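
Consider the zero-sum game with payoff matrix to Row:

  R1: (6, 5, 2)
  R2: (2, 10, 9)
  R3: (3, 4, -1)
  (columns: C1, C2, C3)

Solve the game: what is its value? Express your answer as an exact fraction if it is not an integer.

Row minima: R1 → 2, R2 → 2, R3 → -1; maximin = 2.
Column maxima: C1 → 6, C2 → 10, C3 → 9; minimax = 6.
2 ≠ 6, so there is no saddle point; optimal play is mixed.
R3 is strictly dominated by R1, so Row never plays it.
C2 is strictly dominated by C3 (it gives Row strictly more in every row), so Column never plays it.
On the remaining 2×2 (R1, R2 vs C1, C3):
Let Row play R1 with probability p. Expected payoff against C1: 6p + 2(1−p) = 4p + 2; against C3: 2p + 9(1−p) = −7p + 9.
Setting these equal: 4p + 2 = −7p + 9 ⇒ 11p = 7 ⇒ p = 7/11, and the value is (4)·(7/11) + 2 = 50/11.
For Column: with q = P(C1), equating R1's and R2's payoffs gives 4q + 2 = −7q + 9 ⇒ q = 7/11.

50/11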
* * * * * * * * *
- BRIEF
From the first line to the last, write out the data exactly.

- SOLUTION TO THE PROBLEM
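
Consider the zero-sum game with payoff matrix to Row:

  R1: (6, 5, 2)
  R2: (2, 10, 9)
  R3: (3, 4, -1)
  (columns: C1, C2, C3)

Solve the game: what is its value? Express your answer as an exact fraction if it is not an integer.

Row minima: R1 → 2, R2 → 2, R3 → -1; maximin = 2.
Column maxima: C1 → 6, C2 → 10, C3 → 9; minimax = 6.
2 ≠ 6, so there is no saddle point; optimal play is mixed.
R3 is strictly dominated by R1, so Row never plays it.
C2 is strictly dominated by C3 (it gives Row strictly more in every row), so Column never plays it.
On the remaining 2×2 (R1, R2 vs C1, C3):
Let Row play R1 with probability p. Expected payoff against C1: 6p + 2(1−p) = 4p + 2; against C3: 2p + 9(1−p) = −7p + 9.
Setting these equal: 4p + 2 = −7p + 9 ⇒ 11p = 7 ⇒ p = 7/11, and the value is (4)·(7/11) + 2 = 50/11.
For Column: with q = P(C1), equating R1's and R2's payoffs gives 4q + 2 = −7q + 9 ⇒ q = 7/11.

50/11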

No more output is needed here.